§ **MATERIAL TO PROCESS**:
-----

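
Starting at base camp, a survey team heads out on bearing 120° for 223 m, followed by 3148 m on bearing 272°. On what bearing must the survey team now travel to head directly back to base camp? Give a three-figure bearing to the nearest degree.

090°

Leg 1 (120°, 223 m): east 223 sin 120° = 193.12, north 223 cos 120° = -111.50
Leg 2 (272°, 3148 m): east 3148 sin 272° = -3146.08, north 3148 cos 272° = 109.86
Net displacement: -2952.96 east, -1.64 north. Direction back to start is (2952.96, 1.64): bearing = atan2(2952.96, 1.64) mod 360° = 89.97° ≈ 090°.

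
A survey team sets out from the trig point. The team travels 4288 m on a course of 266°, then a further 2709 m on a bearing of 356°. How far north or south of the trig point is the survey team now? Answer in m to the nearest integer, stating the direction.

2403 m north

Leg 1 (266°, 4288 m): east 4288 sin 266° = -4277.55, north 4288 cos 266° = -299.12
Leg 2 (356°, 2709 m): east 2709 sin 356° = -188.97, north 2709 cos 356° = 2702.40
Net north component: 2403.29 m.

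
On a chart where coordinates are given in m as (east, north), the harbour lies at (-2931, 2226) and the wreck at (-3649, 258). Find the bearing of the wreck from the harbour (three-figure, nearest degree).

Δeast = -3649 − -2931 = -718.00; Δnorth = 258 − 2226 = -1968.00.
Bearing = atan2(Δeast, Δnorth) mod 360° = 200.04° ≈ 200°.

200°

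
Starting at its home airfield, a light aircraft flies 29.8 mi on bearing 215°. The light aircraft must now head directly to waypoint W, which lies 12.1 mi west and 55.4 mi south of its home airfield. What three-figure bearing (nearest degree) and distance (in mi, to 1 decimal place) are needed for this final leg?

Leg 1 (215°, 29.8 mi): east 29.8 sin 215° = -17.09, north 29.8 cos 215° = -24.41
Current position: (-17.09, -24.41). Target: (-12.1, -55.4). Remaining: Δeast = 4.99, Δnorth = -30.99.
Bearing = atan2(4.99, -30.99) mod 360° = 170.85°; distance = √((4.99)² + (-30.99)²) = 31.389 mi.

171°, 31.4 mi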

-----

§ **YOUR TASK**:
Go through the listing and copy all of it exactly.

§ **SOLUTION FOR THIS PROBLEM**:
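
Starting at base camp, a survey team heads out on bearing 120° for 223 m, followed by 3148 m on bearing 272°. On what bearing must the survey team now travel to head directly back to base camp? Give a three-figure bearing to the nearest degree.

090°

Leg 1 (120°, 223 m): east 223 sin 120° = 193.12, north 223 cos 120° = -111.50
Leg 2 (272°, 3148 m): east 3148 sin 272° = -3146.08, north 3148 cos 272° = 109.86
Net displacement: -2952.96 east, -1.64 north. Direction back to start is (2952.96, 1.64): bearing = atan2(2952.96, 1.64) mod 360° = 89.97° ≈ 090°.

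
A survey team sets out from the trig point. The team travels 4288 m on a course of 266°, then a further 2709 m on a bearing of 356°. How far north or south of the trig point is the survey team now? Answer in m to the nearest integer, stating the direction.

2403 m north

Leg 1 (266°, 4288 m): east 4288 sin 266° = -4277.55, north 4288 cos 266° = -299.12
Leg 2 (356°, 2709 m): east 2709 sin 356° = -188.97, north 2709 cos 356° = 2702.40
Net north component: 2403.29 m.

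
On a chart where coordinates are given in m as (east, north), the harbour lies at (-2931, 2226) and the wreck at (-3649, 258). Find the bearing of the wreck from the harbour (three-figure, nearest degree).

Δeast = -3649 − -2931 = -718.00; Δnorth = 258 − 2226 = -1968.00.
Bearing = atan2(Δeast, Δnorth) mod 360° = 200.04° ≈ 200°.

200°

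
Starting at its home airfield, a light aircraft flies 29.8 mi on bearing 215°. The light aircraft must now head directly to waypoint W, which lies 12.1 mi west and 55.4 mi south of its home airfield. What three-figure bearing (nearest degree) and distance (in mi, to 1 decimal place) are needed for this final leg?

Leg 1 (215°, 29.8 mi): east 29.8 sin 215° = -17.09, north 29.8 cos 215° = -24.41
Current position: (-17.09, -24.41). Target: (-12.1, -55.4). Remaining: Δeast = 4.99, Δnorth = -30.99.
Bearing = atan2(4.99, -30.99) mod 360° = 170.85°; distance = √((4.99)² + (-30.99)²) = 31.389 mi.

171°, 31.4 mi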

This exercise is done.